*AVAILABLE DATA*.
=== Section Start ===

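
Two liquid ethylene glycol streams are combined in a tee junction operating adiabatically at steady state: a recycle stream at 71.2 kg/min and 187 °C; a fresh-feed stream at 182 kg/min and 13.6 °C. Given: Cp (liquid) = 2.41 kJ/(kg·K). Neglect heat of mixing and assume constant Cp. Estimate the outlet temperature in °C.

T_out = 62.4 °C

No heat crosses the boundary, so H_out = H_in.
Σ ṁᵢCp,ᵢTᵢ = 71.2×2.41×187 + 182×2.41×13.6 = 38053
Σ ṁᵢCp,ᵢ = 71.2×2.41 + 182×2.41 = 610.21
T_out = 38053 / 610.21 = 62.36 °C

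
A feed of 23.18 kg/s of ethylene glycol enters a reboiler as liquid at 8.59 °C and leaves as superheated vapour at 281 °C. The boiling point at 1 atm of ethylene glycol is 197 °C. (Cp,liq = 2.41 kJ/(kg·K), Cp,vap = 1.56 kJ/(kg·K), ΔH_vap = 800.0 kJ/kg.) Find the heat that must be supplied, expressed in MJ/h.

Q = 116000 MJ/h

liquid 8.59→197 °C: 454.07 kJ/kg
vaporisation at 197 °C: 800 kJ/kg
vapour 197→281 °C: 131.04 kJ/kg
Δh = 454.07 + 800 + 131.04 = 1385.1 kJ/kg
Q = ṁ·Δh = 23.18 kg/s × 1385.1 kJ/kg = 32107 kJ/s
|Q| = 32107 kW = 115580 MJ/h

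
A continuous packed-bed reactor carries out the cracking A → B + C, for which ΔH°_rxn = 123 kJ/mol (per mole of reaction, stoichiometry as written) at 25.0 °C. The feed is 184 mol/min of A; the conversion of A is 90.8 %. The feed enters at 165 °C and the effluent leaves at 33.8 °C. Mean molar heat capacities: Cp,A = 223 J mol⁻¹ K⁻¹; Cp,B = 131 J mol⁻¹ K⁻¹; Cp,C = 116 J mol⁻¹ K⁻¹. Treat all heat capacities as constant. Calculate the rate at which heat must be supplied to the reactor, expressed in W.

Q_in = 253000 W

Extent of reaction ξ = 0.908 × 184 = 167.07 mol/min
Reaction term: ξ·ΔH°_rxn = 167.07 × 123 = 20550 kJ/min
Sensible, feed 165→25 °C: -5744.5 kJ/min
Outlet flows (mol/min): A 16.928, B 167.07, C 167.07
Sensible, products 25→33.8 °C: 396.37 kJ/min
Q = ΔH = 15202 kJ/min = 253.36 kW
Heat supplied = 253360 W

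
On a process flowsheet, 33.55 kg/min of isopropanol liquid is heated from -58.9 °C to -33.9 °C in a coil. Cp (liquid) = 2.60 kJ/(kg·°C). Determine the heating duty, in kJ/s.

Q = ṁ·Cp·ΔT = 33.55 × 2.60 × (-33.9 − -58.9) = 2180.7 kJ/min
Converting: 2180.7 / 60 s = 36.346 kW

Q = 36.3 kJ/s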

=== Section End ===

*TASK REQUIREMENTS*. An exact reproduction of the material above is required.

*TASK OUTPUT*.
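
Two liquid ethylene glycol streams are combined in a tee junction operating adiabatically at steady state: a recycle stream at 71.2 kg/min and 187 °C; a fresh-feed stream at 182 kg/min and 13.6 °C. Given: Cp (liquid) = 2.41 kJ/(kg·K). Neglect heat of mixing and assume constant Cp. Estimate the outlet temperature in °C.

T_out = 62.4 °C

No heat crosses the boundary, so H_out = H_in.
Σ ṁᵢCp,ᵢTᵢ = 71.2×2.41×187 + 182×2.41×13.6 = 38053
Σ ṁᵢCp,ᵢ = 71.2×2.41 + 182×2.41 = 610.21
T_out = 38053 / 610.21 = 62.36 °C

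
A feed of 23.18 kg/s of ethylene glycol enters a reboiler as liquid at 8.59 °C and leaves as superheated vapour at 281 °C. The boiling point at 1 atm of ethylene glycol is 197 °C. (Cp,liq = 2.41 kJ/(kg·K), Cp,vap = 1.56 kJ/(kg·K), ΔH_vap = 800.0 kJ/kg.) Find the heat that must be supplied, expressed in MJ/h.

Q = 116000 MJ/h

liquid 8.59→197 °C: 454.07 kJ/kg
vaporisation at 197 °C: 800 kJ/kg
vapour 197→281 °C: 131.04 kJ/kg
Δh = 454.07 + 800 + 131.04 = 1385.1 kJ/kg
Q = ṁ·Δh = 23.18 kg/s × 1385.1 kJ/kg = 32107 kJ/s
|Q| = 32107 kW = 115580 MJ/h

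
A continuous packed-bed reactor carries out the cracking A → B + C, for which ΔH°_rxn = 123 kJ/mol (per mole of reaction, stoichiometry as written) at 25.0 °C. The feed is 184 mol/min of A; the conversion of A is 90.8 %. The feed enters at 165 °C and the effluent leaves at 33.8 °C. Mean molar heat capacities: Cp,A = 223 J mol⁻¹ K⁻¹; Cp,B = 131 J mol⁻¹ K⁻¹; Cp,C = 116 J mol⁻¹ K⁻¹. Treat all heat capacities as constant. Calculate the rate at which heat must be supplied to the reactor, expressed in W.

Q_in = 253000 W

Extent of reaction ξ = 0.908 × 184 = 167.07 mol/min
Reaction term: ξ·ΔH°_rxn = 167.07 × 123 = 20550 kJ/min
Sensible, feed 165→25 °C: -5744.5 kJ/min
Outlet flows (mol/min): A 16.928, B 167.07, C 167.07
Sensible, products 25→33.8 °C: 396.37 kJ/min
Q = ΔH = 15202 kJ/min = 253.36 kW
Heat supplied = 253360 W

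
On a process flowsheet, 33.55 kg/min of isopropanol liquid is heated from -58.9 °C to -33.9 °C in a coil. Cp (liquid) = 2.60 kJ/(kg·°C). Determine the heating duty, in kJ/s.

Q = ṁ·Cp·ΔT = 33.55 × 2.60 × (-33.9 − -58.9) = 2180.7 kJ/min
Converting: 2180.7 / 60 s = 36.346 kW

Q = 36.3 kJ/s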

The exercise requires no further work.